MATERIAL SUPPLIED.
# # #

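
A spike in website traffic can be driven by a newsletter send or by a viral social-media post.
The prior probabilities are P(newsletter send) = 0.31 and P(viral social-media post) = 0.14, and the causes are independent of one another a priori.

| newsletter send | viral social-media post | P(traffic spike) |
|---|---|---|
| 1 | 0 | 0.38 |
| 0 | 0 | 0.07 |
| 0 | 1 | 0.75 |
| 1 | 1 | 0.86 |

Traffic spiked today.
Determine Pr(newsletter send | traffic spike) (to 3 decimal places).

P(traffic spike) = 0.07*0.69*0.86 + 0.75*0.69*0.14 + 0.38*0.31*0.86 + 0.86*0.31*0.14 = 0.041538 + 0.072450 + 0.101308 + 0.037324 = 0.252620
The newsletter send-present share is 0.101308 + 0.037324 = 0.138632.
Hence the posterior is 0.138632/0.252620 ≈ 0.549.

Pr(newsletter send | traffic spike) ≈ 0.549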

# # #

TASK ITEM. From the listing above, extract every line exactly as it stands.

RESPONSE TO THE TASK.
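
A spike in website traffic can be driven by a newsletter send or by a viral social-media post.
The prior probabilities are P(newsletter send) = 0.31 and P(viral social-media post) = 0.14, and the causes are independent of one another a priori.

| newsletter send | viral social-media post | P(traffic spike) |
|---|---|---|
| 1 | 0 | 0.38 |
| 0 | 0 | 0.07 |
| 0 | 1 | 0.75 |
| 1 | 1 | 0.86 |

Traffic spiked today.
Determine Pr(newsletter send | traffic spike) (to 3 decimal places).

P(traffic spike) = 0.07*0.69*0.86 + 0.75*0.69*0.14 + 0.38*0.31*0.86 + 0.86*0.31*0.14 = 0.041538 + 0.072450 + 0.101308 + 0.037324 = 0.252620
The newsletter send-present share is 0.101308 + 0.037324 = 0.138632.
Hence the posterior is 0.138632/0.252620 ≈ 0.549.

Pr(newsletter send | traffic spike) ≈ 0.549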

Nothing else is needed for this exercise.